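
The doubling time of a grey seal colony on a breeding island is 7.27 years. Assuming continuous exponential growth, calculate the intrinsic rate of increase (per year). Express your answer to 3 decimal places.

0.095 per year

r = ln(2)/t_d = 0.6931/7.27 = 0.095343.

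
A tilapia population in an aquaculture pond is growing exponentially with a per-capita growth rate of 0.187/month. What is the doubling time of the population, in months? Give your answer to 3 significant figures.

Doubling time t_d = ln(2)/r = 0.6931/0.187 = 3.7067.

3.71 months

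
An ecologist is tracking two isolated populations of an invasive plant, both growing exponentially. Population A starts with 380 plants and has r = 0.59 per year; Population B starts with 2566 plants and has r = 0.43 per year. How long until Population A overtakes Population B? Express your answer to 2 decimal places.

11.94 years

Set 380·e^(0.59t) = 2566·e^(0.43t).
e^((0.59 − 0.43)t) = 2566/380 → e^(0.16·t) = 6.7526.
0.16·t = ln(6.7526) = 1.9099, so t = 1.9099/0.16 = 11.937.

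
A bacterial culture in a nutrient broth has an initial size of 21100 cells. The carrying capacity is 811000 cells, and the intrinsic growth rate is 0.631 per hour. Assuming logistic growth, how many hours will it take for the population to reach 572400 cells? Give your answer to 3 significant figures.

7.13 hours

A = (K − N₀)/N₀ = (811000 − 21100)/21100 = 37.436.
Solve 811000/(1 + 37.436·e^(−0.631t)) = 572400: 1 + 37.436·e^(−0.631t) = 1.4168, so e^(−0.631t) = 0.0111348.
−0.631·t = ln(0.0111348) = -4.4977, so t = 4.4977/0.631 = 7.1279.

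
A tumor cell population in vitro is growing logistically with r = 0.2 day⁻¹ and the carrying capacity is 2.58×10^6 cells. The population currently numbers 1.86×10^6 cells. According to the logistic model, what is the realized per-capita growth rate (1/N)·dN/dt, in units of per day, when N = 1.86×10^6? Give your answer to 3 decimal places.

(1/N)·dN/dt = r(1 − N/K) = 0.2 × (1 − 1.86×10^6/2.58×10^6).
= 0.2 × 0.27907 = 0.055814.

0.056 per day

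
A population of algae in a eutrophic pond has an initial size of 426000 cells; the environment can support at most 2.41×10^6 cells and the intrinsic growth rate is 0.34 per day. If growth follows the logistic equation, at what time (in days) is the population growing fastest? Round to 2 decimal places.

Logistic growth is fastest at N = K/2 = 1.205×10^6.
A = (K − N₀)/N₀ = 4.6573. Set K/(1 + A·e^(−rt)) = K/2 → A·e^(−rt) = 1.
e^(−0.34t) = 1/4.6573 = 0.214718, so t = ln(4.6573)/0.34 = 1.5384/0.34 = 4.5248.

4.52 days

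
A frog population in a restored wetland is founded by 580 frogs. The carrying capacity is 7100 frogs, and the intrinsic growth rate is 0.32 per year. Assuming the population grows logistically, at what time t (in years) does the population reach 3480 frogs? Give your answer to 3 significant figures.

A = (K − N₀)/N₀ = (7100 − 580)/580 = 11.241.
Solve 7100/(1 + 11.241·e^(−0.32t)) = 3480: 1 + 11.241·e^(−0.32t) = 2.0402, so e^(−0.32t) = 0.0925358.
−0.32·t = ln(0.0925358) = -2.3802, so t = 2.3802/0.32 = 7.438.

7.44 years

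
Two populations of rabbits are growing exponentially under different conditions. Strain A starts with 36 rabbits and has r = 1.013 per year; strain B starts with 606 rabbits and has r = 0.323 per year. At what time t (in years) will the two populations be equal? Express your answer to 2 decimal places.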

→ **Work request**: Restate every entry above word for word.

→ **Exercise solution**:
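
The doubling time of a grey seal colony on a breeding island is 7.27 years. Assuming continuous exponential growth, calculate the intrinsic rate of increase (per year). Express your answer to 3 decimal places.

0.095 per year

r = ln(2)/t_d = 0.6931/7.27 = 0.095343.

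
A tilapia population in an aquaculture pond is growing exponentially with a per-capita growth rate of 0.187/month. What is the doubling time of the population, in months? Give your answer to 3 significant figures.

Doubling time t_d = ln(2)/r = 0.6931/0.187 = 3.7067.

3.71 months

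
An ecologist is tracking two isolated populations of an invasive plant, both growing exponentially. Population A starts with 380 plants and has r = 0.59 per year; Population B starts with 2566 plants and has r = 0.43 per year. How long until Population A overtakes Population B? Express your answer to 2 decimal places.

11.94 years

Set 380·e^(0.59t) = 2566·e^(0.43t).
e^((0.59 − 0.43)t) = 2566/380 → e^(0.16·t) = 6.7526.
0.16·t = ln(6.7526) = 1.9099, so t = 1.9099/0.16 = 11.937.

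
A bacterial culture in a nutrient broth has an initial size of 21100 cells. The carrying capacity is 811000 cells, and the intrinsic growth rate is 0.631 per hour. Assuming logistic growth, how many hours will it take for the population to reach 572400 cells? Give your answer to 3 significant figures.

7.13 hours

A = (K − N₀)/N₀ = (811000 − 21100)/21100 = 37.436.
Solve 811000/(1 + 37.436·e^(−0.631t)) = 572400: 1 + 37.436·e^(−0.631t) = 1.4168, so e^(−0.631t) = 0.0111348.
−0.631·t = ln(0.0111348) = -4.4977, so t = 4.4977/0.631 = 7.1279.

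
A tumor cell population in vitro is growing logistically with r = 0.2 day⁻¹ and the carrying capacity is 2.58×10^6 cells. The population currently numbers 1.86×10^6 cells. According to the logistic model, what is the realized per-capita growth rate (1/N)·dN/dt, in units of per day, when N = 1.86×10^6? Give your answer to 3 decimal places.

(1/N)·dN/dt = r(1 − N/K) = 0.2 × (1 − 1.86×10^6/2.58×10^6).
= 0.2 × 0.27907 = 0.055814.

0.056 per day

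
A population of algae in a eutrophic pond has an initial size of 426000 cells; the environment can support at most 2.41×10^6 cells and the intrinsic growth rate is 0.34 per day. If growth follows the logistic equation, at what time (in days) is the population growing fastest? Round to 2 decimal places.

Logistic growth is fastest at N = K/2 = 1.205×10^6.
A = (K − N₀)/N₀ = 4.6573. Set K/(1 + A·e^(−rt)) = K/2 → A·e^(−rt) = 1.
e^(−0.34t) = 1/4.6573 = 0.214718, so t = ln(4.6573)/0.34 = 1.5384/0.34 = 4.5248.

4.52 days

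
A frog population in a restored wetland is founded by 580 frogs. The carrying capacity is 7100 frogs, and the intrinsic growth rate is 0.32 per year. Assuming the population grows logistically, at what time t (in years) does the population reach 3480 frogs? Give your answer to 3 significant figures.

A = (K − N₀)/N₀ = (7100 − 580)/580 = 11.241.
Solve 7100/(1 + 11.241·e^(−0.32t)) = 3480: 1 + 11.241·e^(−0.32t) = 2.0402, so e^(−0.32t) = 0.0925358.
−0.32·t = ln(0.0925358) = -2.3802, so t = 2.3802/0.32 = 7.438.

7.44 years

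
Two populations of rabbits are growing exponentially under different conditions. Strain A starts with 36 rabbits and has r = 1.013 per year; strain B starts with 606 rabbits and has r = 0.323 per year. At what time t (in years) will the two populations be equal? Express your answer to 2 decimal places.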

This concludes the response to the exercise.